Instructions to follow: A complete response lists each line of the data below that includes the word "cols".

(Task material)

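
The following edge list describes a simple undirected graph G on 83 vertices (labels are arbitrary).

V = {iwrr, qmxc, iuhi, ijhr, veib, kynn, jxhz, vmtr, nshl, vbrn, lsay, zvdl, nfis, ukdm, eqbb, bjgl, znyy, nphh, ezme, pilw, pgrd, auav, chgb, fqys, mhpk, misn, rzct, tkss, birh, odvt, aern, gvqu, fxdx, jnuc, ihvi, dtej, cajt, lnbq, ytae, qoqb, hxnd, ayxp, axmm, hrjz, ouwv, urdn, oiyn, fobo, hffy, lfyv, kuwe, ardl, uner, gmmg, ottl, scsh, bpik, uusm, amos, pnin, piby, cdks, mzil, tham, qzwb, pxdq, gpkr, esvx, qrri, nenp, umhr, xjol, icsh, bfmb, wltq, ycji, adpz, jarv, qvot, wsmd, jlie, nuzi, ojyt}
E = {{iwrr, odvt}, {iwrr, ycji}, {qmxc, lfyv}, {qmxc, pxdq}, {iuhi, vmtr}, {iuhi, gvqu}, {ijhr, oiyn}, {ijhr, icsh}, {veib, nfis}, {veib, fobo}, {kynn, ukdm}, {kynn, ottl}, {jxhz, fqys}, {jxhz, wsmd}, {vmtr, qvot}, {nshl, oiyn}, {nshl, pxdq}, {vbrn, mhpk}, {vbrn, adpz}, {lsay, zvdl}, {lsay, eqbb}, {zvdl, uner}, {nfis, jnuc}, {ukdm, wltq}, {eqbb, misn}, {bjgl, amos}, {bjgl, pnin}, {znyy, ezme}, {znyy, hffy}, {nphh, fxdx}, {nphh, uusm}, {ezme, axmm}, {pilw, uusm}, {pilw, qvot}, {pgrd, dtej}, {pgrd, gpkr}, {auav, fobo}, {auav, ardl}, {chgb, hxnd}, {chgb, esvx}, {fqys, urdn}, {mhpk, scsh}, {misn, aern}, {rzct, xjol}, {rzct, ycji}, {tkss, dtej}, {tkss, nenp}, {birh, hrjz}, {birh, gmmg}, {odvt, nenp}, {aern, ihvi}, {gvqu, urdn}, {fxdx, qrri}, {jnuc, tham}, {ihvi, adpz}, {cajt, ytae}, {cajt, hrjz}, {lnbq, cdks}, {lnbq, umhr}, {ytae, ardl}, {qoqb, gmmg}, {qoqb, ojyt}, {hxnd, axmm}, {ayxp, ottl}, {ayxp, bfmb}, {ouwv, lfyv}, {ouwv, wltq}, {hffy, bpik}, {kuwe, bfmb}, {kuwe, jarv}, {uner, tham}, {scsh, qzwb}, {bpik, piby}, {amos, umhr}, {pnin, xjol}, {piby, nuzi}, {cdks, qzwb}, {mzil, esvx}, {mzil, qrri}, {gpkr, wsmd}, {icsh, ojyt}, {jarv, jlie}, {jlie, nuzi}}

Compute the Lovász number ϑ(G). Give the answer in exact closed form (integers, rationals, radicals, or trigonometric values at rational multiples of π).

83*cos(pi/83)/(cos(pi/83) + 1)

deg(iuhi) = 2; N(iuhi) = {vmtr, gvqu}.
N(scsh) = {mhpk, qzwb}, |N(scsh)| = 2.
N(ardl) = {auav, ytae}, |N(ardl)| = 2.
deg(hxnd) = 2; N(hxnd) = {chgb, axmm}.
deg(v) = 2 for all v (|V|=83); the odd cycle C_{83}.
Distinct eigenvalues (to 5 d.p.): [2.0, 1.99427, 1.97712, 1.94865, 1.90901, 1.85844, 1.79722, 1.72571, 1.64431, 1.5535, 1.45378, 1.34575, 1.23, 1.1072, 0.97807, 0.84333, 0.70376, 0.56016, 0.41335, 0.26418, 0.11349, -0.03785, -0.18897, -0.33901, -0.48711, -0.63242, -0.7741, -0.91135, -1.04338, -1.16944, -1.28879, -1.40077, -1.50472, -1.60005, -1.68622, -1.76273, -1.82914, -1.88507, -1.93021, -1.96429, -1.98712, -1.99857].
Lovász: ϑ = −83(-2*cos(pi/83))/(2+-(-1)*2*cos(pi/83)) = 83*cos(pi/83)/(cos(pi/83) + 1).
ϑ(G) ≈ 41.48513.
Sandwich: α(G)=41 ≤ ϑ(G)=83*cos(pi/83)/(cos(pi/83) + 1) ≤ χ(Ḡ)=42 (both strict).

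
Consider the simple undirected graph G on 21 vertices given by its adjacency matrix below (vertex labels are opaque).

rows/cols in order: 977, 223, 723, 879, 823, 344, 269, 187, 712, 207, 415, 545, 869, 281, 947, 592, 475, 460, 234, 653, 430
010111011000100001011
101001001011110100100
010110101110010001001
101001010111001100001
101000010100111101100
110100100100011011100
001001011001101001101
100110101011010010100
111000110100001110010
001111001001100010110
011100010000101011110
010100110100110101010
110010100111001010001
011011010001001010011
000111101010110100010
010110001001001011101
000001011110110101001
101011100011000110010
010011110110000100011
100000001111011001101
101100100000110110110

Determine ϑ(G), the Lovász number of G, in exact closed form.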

(End Task material)
(Task material)

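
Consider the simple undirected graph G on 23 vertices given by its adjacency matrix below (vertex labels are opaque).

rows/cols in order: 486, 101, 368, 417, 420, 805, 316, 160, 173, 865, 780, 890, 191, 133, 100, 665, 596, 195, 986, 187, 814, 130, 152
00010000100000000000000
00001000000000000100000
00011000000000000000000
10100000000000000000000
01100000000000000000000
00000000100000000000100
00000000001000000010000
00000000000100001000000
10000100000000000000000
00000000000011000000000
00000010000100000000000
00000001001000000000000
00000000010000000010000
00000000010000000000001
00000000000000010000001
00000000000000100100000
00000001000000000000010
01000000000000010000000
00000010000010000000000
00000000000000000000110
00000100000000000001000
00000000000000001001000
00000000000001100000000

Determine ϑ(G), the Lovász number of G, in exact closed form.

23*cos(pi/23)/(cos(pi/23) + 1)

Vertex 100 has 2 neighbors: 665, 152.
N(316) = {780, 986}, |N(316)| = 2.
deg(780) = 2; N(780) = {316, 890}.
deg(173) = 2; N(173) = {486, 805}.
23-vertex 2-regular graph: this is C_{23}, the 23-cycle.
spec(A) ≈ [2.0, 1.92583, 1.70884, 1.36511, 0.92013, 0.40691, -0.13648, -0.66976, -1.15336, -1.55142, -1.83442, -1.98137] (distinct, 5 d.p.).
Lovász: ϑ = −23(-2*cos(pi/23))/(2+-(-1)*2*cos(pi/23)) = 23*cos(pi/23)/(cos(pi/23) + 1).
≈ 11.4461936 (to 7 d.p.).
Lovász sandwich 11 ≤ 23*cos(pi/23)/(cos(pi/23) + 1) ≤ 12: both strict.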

(End Task material)
(Task material)

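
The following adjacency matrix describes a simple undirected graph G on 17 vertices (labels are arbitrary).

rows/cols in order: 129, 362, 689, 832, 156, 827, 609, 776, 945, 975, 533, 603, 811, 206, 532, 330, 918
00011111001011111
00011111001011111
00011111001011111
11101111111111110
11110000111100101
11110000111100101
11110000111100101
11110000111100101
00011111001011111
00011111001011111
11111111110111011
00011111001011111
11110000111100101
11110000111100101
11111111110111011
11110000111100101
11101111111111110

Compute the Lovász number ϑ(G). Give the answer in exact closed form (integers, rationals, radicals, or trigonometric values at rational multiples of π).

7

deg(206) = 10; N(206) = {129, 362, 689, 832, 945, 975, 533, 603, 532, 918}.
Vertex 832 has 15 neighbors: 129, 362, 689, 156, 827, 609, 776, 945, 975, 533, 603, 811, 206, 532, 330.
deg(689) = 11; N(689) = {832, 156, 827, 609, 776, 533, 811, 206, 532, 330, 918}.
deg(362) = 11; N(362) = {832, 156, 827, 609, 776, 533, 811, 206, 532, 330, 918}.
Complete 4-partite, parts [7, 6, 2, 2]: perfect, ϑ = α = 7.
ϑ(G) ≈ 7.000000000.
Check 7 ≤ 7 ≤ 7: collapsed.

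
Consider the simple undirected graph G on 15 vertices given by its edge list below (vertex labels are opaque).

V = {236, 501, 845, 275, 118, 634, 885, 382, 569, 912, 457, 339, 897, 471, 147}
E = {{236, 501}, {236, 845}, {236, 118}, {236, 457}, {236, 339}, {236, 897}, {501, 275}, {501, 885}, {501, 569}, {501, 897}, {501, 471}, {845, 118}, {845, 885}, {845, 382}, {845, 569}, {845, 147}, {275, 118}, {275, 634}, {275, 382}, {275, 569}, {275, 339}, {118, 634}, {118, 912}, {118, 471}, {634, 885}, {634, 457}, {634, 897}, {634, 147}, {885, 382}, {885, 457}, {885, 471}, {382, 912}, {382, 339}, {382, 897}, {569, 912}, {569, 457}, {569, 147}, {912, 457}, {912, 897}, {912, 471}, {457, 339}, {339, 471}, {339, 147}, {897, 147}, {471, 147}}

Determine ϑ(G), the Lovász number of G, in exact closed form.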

(End Task material)

Result for this exercise:
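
rows/cols in order: 977, 223, 723, 879, 823, 344, 269, 187, 712, 207, 415, 545, 869, 281, 947, 592, 475, 460, 234, 653, 430
rows/cols in order: 486, 101, 368, 417, 420, 805, 316, 160, 173, 865, 780, 890, 191, 133, 100, 665, 596, 195, 986, 187, 814, 130, 152
rows/cols in order: 129, 362, 689, 832, 156, 827, 609, 776, 945, 975, 533, 603, 811, 206, 532, 330, 918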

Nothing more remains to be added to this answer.